Exercise brief:
Go through the listing and state how many lines hold the string "constructed". Nothing else is needed.

——————————

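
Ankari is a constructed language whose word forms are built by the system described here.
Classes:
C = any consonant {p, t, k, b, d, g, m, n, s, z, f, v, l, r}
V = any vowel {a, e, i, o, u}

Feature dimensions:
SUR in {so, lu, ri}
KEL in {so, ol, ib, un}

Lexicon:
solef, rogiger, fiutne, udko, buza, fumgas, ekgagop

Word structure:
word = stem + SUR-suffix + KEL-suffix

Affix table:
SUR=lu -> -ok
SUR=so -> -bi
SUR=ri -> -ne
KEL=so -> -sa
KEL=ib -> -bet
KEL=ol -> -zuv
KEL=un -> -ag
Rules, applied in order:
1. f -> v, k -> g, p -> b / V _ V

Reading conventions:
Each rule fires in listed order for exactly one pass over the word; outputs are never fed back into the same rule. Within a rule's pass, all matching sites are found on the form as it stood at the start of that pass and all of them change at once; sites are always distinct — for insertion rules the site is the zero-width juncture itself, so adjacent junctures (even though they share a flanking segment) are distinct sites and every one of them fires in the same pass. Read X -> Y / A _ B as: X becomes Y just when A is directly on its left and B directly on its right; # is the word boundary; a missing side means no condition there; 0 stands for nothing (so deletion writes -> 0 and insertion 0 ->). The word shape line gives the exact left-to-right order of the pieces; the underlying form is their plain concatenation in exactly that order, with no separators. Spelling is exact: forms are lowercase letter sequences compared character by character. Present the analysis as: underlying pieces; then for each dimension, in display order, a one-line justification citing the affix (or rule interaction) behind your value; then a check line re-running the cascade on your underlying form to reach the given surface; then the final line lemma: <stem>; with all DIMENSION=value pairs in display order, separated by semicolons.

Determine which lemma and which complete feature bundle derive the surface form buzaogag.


underlying: buza-ok-ag
SUR=lu - signalled by the affix -ok
KEL=un - signalled by the affix -ag
check: buzaokag -> buzaogag
lemma: buza; SUR=lu; KEL=un


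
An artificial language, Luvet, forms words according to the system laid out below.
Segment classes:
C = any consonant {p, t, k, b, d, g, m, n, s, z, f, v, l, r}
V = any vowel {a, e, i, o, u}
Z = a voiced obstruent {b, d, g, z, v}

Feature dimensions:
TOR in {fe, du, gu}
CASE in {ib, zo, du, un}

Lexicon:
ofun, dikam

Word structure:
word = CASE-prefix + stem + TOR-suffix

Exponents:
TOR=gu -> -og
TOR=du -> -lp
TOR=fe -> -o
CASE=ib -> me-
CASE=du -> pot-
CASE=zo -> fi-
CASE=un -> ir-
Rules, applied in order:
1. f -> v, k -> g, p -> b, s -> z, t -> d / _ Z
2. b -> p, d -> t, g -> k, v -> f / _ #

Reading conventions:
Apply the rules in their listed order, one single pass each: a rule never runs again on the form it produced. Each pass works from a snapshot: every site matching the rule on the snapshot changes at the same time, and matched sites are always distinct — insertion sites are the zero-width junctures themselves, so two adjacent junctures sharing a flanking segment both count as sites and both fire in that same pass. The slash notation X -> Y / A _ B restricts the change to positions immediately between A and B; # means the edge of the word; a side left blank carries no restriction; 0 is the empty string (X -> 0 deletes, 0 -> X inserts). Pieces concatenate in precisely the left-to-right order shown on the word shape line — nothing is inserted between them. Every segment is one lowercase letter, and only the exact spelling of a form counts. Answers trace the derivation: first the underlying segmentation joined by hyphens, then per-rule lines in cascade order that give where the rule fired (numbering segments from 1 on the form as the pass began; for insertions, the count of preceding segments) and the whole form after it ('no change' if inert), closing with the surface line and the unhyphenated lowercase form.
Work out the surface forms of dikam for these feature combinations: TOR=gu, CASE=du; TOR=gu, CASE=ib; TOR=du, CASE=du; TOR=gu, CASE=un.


cell TOR=gu, CASE=du:
underlying: pot-dikam-og
1. f -> v, k -> g, p -> b, s -> z, t -> d / _ Z: fires at position(s) 3: poddikamog
2. b -> p, d -> t, g -> k, v -> f / _ #: fires at position(s) 10: poddikamok
surface: poddikamok

cell TOR=gu, CASE=ib:
underlying: me-dikam-og
1. f -> v, k -> g, p -> b, s -> z, t -> d / _ Z: no change
2. b -> p, d -> t, g -> k, v -> f / _ #: fires at position(s) 9: medikamok
surface: medikamok

cell TOR=du, CASE=du:
underlying: pot-dikam-lp
1. f -> v, k -> g, p -> b, s -> z, t -> d / _ Z: fires at position(s) 3: poddikamlp
2. b -> p, d -> t, g -> k, v -> f / _ #: no change
surface: poddikamlp

cell TOR=gu, CASE=un:
underlying: ir-dikam-og
1. f -> v, k -> g, p -> b, s -> z, t -> d / _ Z: no change
2. b -> p, d -> t, g -> k, v -> f / _ #: fires at position(s) 9: irdikamok
surface: irdikamok


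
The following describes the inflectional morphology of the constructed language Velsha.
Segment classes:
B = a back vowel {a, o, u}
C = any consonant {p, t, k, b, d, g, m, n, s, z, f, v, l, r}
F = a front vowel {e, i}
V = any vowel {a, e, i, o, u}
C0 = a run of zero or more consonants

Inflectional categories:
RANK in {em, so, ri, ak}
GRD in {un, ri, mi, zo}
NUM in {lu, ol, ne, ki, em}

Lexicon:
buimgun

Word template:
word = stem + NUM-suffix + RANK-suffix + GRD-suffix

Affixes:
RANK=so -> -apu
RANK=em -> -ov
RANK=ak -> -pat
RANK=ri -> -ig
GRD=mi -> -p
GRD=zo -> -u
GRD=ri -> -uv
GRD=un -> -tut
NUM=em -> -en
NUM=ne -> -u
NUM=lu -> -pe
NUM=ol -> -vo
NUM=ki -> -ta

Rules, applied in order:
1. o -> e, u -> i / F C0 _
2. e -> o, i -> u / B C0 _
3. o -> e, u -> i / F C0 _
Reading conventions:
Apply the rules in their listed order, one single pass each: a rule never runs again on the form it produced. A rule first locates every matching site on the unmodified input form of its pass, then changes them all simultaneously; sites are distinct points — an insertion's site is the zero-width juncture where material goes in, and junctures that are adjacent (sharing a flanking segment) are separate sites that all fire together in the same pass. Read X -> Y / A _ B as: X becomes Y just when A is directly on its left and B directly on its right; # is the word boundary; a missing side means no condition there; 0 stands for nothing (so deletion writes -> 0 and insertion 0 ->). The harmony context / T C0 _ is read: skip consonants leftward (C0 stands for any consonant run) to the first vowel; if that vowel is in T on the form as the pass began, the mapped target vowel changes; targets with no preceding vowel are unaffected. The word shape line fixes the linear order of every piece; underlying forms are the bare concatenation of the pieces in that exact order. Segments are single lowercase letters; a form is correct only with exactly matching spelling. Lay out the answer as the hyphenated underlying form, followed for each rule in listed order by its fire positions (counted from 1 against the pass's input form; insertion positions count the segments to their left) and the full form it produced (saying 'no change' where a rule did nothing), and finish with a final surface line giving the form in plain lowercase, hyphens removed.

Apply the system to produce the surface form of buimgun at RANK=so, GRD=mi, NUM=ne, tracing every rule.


underlying: buimgun-u-apu-p
1. o -> e, u -> i / F C0 _: fires at position(s) 6: buimginuapup
2. e -> o, i -> u / B C0 _: fires at position(s) 3: buumginuapup
3. o -> e, u -> i / F C0 _: fires at position(s) 8: buumginiapup
surface: buumginiapup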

——————————

Solution to this task:
2